MATERIALS PROVIDED:
________________

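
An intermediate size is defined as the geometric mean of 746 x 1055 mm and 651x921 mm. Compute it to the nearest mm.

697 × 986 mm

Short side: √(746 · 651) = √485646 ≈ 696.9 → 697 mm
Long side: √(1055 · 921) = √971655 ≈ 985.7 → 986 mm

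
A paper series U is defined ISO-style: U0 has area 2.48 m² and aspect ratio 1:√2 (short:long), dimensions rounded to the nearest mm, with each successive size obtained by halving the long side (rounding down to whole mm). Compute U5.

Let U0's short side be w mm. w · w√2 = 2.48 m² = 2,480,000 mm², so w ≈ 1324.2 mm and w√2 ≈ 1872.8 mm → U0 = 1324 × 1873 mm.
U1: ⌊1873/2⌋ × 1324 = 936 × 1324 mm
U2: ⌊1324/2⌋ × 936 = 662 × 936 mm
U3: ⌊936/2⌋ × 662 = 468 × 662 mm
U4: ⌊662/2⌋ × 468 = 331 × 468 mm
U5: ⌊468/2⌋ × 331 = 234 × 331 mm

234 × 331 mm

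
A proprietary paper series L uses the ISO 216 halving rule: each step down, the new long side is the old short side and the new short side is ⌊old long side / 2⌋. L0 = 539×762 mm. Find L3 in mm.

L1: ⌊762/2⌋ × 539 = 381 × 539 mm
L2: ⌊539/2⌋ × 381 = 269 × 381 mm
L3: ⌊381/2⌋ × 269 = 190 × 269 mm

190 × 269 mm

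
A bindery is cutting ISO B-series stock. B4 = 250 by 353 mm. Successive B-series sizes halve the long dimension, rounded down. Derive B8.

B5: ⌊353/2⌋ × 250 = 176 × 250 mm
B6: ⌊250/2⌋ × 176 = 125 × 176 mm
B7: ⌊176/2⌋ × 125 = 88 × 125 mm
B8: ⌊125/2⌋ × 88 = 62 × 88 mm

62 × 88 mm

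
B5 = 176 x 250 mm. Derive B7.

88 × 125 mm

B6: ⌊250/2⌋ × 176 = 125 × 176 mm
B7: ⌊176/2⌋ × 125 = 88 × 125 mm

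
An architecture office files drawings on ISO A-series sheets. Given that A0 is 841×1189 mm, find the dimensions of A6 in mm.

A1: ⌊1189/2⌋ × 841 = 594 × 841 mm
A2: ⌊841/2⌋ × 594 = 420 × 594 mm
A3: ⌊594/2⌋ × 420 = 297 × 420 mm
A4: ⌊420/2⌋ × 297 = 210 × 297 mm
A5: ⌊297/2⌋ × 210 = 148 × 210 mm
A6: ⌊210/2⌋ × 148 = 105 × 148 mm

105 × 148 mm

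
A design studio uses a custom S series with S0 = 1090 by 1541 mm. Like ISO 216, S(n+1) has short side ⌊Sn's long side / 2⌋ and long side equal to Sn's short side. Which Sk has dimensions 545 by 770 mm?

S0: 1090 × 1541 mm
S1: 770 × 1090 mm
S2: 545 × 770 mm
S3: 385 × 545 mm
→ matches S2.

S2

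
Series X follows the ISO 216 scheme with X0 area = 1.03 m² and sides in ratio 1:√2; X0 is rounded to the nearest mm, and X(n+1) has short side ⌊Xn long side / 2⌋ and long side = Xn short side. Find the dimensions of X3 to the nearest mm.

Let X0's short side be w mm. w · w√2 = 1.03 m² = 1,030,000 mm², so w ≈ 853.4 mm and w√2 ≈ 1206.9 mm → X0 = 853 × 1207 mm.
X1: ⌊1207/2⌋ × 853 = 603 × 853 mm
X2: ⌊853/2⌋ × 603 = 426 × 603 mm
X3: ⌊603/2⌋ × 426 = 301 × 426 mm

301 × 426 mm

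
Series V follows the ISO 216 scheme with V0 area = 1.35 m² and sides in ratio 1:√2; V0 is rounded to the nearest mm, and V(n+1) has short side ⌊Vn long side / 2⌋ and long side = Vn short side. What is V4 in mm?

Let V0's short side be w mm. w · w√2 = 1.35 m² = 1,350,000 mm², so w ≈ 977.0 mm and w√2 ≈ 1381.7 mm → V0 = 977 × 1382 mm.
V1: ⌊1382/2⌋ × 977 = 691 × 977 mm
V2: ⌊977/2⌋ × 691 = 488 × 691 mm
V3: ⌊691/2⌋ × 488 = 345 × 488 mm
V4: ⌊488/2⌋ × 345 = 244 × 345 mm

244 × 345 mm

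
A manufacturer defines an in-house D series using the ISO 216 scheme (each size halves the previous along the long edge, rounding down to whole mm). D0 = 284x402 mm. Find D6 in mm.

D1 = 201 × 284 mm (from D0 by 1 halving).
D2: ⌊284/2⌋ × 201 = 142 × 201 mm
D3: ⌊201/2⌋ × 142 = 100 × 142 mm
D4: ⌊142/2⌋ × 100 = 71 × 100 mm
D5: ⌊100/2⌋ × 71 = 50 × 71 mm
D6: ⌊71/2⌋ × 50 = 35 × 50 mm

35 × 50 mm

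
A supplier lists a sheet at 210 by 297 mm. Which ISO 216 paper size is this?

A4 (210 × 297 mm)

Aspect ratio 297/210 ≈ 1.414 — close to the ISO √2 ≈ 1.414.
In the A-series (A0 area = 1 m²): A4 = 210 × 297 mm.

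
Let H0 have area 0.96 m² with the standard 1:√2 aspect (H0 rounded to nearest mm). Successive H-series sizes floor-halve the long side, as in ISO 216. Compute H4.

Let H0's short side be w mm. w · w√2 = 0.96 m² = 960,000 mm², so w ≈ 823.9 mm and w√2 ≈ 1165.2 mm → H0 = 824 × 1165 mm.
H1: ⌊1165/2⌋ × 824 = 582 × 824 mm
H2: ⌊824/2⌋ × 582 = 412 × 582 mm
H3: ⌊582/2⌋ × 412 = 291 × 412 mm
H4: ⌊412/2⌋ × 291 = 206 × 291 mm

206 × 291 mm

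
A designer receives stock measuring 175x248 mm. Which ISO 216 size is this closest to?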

________________

TASK PROMPT: All the lines above must be output exactly, with none omitted.

COMPLETED TASK:
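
An intermediate size is defined as the geometric mean of 746 x 1055 mm and 651x921 mm. Compute it to the nearest mm.

697 × 986 mm

Short side: √(746 · 651) = √485646 ≈ 696.9 → 697 mm
Long side: √(1055 · 921) = √971655 ≈ 985.7 → 986 mm

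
A paper series U is defined ISO-style: U0 has area 2.48 m² and aspect ratio 1:√2 (short:long), dimensions rounded to the nearest mm, with each successive size obtained by halving the long side (rounding down to whole mm). Compute U5.

Let U0's short side be w mm. w · w√2 = 2.48 m² = 2,480,000 mm², so w ≈ 1324.2 mm and w√2 ≈ 1872.8 mm → U0 = 1324 × 1873 mm.
U1: ⌊1873/2⌋ × 1324 = 936 × 1324 mm
U2: ⌊1324/2⌋ × 936 = 662 × 936 mm
U3: ⌊936/2⌋ × 662 = 468 × 662 mm
U4: ⌊662/2⌋ × 468 = 331 × 468 mm
U5: ⌊468/2⌋ × 331 = 234 × 331 mm

234 × 331 mm

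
A proprietary paper series L uses the ISO 216 halving rule: each step down, the new long side is the old short side and the new short side is ⌊old long side / 2⌋. L0 = 539×762 mm. Find L3 in mm.

L1: ⌊762/2⌋ × 539 = 381 × 539 mm
L2: ⌊539/2⌋ × 381 = 269 × 381 mm
L3: ⌊381/2⌋ × 269 = 190 × 269 mm

190 × 269 mm

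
A bindery is cutting ISO B-series stock. B4 = 250 by 353 mm. Successive B-series sizes halve the long dimension, rounded down. Derive B8.

B5: ⌊353/2⌋ × 250 = 176 × 250 mm
B6: ⌊250/2⌋ × 176 = 125 × 176 mm
B7: ⌊176/2⌋ × 125 = 88 × 125 mm
B8: ⌊125/2⌋ × 88 = 62 × 88 mm

62 × 88 mm

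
B5 = 176 x 250 mm. Derive B7.

88 × 125 mm

B6: ⌊250/2⌋ × 176 = 125 × 176 mm
B7: ⌊176/2⌋ × 125 = 88 × 125 mm

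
An architecture office files drawings on ISO A-series sheets. Given that A0 is 841×1189 mm, find the dimensions of A6 in mm.

A1: ⌊1189/2⌋ × 841 = 594 × 841 mm
A2: ⌊841/2⌋ × 594 = 420 × 594 mm
A3: ⌊594/2⌋ × 420 = 297 × 420 mm
A4: ⌊420/2⌋ × 297 = 210 × 297 mm
A5: ⌊297/2⌋ × 210 = 148 × 210 mm
A6: ⌊210/2⌋ × 148 = 105 × 148 mm

105 × 148 mm

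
A design studio uses a custom S series with S0 = 1090 by 1541 mm. Like ISO 216, S(n+1) has short side ⌊Sn's long side / 2⌋ and long side equal to Sn's short side. Which Sk has dimensions 545 by 770 mm?

S0: 1090 × 1541 mm
S1: 770 × 1090 mm
S2: 545 × 770 mm
S3: 385 × 545 mm
→ matches S2.

S2

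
Series X follows the ISO 216 scheme with X0 area = 1.03 m² and sides in ratio 1:√2; X0 is rounded to the nearest mm, and X(n+1) has short side ⌊Xn long side / 2⌋ and long side = Xn short side. Find the dimensions of X3 to the nearest mm.

Let X0's short side be w mm. w · w√2 = 1.03 m² = 1,030,000 mm², so w ≈ 853.4 mm and w√2 ≈ 1206.9 mm → X0 = 853 × 1207 mm.
X1: ⌊1207/2⌋ × 853 = 603 × 853 mm
X2: ⌊853/2⌋ × 603 = 426 × 603 mm
X3: ⌊603/2⌋ × 426 = 301 × 426 mm

301 × 426 mm

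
Series V follows the ISO 216 scheme with V0 area = 1.35 m² and sides in ratio 1:√2; V0 is rounded to the nearest mm, and V(n+1) has short side ⌊Vn long side / 2⌋ and long side = Vn short side. What is V4 in mm?

Let V0's short side be w mm. w · w√2 = 1.35 m² = 1,350,000 mm², so w ≈ 977.0 mm and w√2 ≈ 1381.7 mm → V0 = 977 × 1382 mm.
V1: ⌊1382/2⌋ × 977 = 691 × 977 mm
V2: ⌊977/2⌋ × 691 = 488 × 691 mm
V3: ⌊691/2⌋ × 488 = 345 × 488 mm
V4: ⌊488/2⌋ × 345 = 244 × 345 mm

244 × 345 mm

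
A manufacturer defines an in-house D series using the ISO 216 scheme (each size halves the previous along the long edge, rounding down to whole mm). D0 = 284x402 mm. Find D6 in mm.

D1 = 201 × 284 mm (from D0 by 1 halving).
D2: ⌊284/2⌋ × 201 = 142 × 201 mm
D3: ⌊201/2⌋ × 142 = 100 × 142 mm
D4: ⌊142/2⌋ × 100 = 71 × 100 mm
D5: ⌊100/2⌋ × 71 = 50 × 71 mm
D6: ⌊71/2⌋ × 50 = 35 × 50 mm

35 × 50 mm

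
A supplier lists a sheet at 210 by 297 mm. Which ISO 216 paper size is this?

A4 (210 × 297 mm)

Aspect ratio 297/210 ≈ 1.414 — close to the ISO √2 ≈ 1.414.
In the A-series (A0 area = 1 m²): A4 = 210 × 297 mm.

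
Let H0 have area 0.96 m² with the standard 1:√2 aspect (H0 rounded to nearest mm). Successive H-series sizes floor-halve the long side, as in ISO 216. Compute H4.

Let H0's short side be w mm. w · w√2 = 0.96 m² = 960,000 mm², so w ≈ 823.9 mm and w√2 ≈ 1165.2 mm → H0 = 824 × 1165 mm.
H1: ⌊1165/2⌋ × 824 = 582 × 824 mm
H2: ⌊824/2⌋ × 582 = 412 × 582 mm
H3: ⌊582/2⌋ × 412 = 291 × 412 mm
H4: ⌊412/2⌋ × 291 = 206 × 291 mm

206 × 291 mm

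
A designer receives stock measuring 175x248 mm. Which ISO 216 size is this closest to?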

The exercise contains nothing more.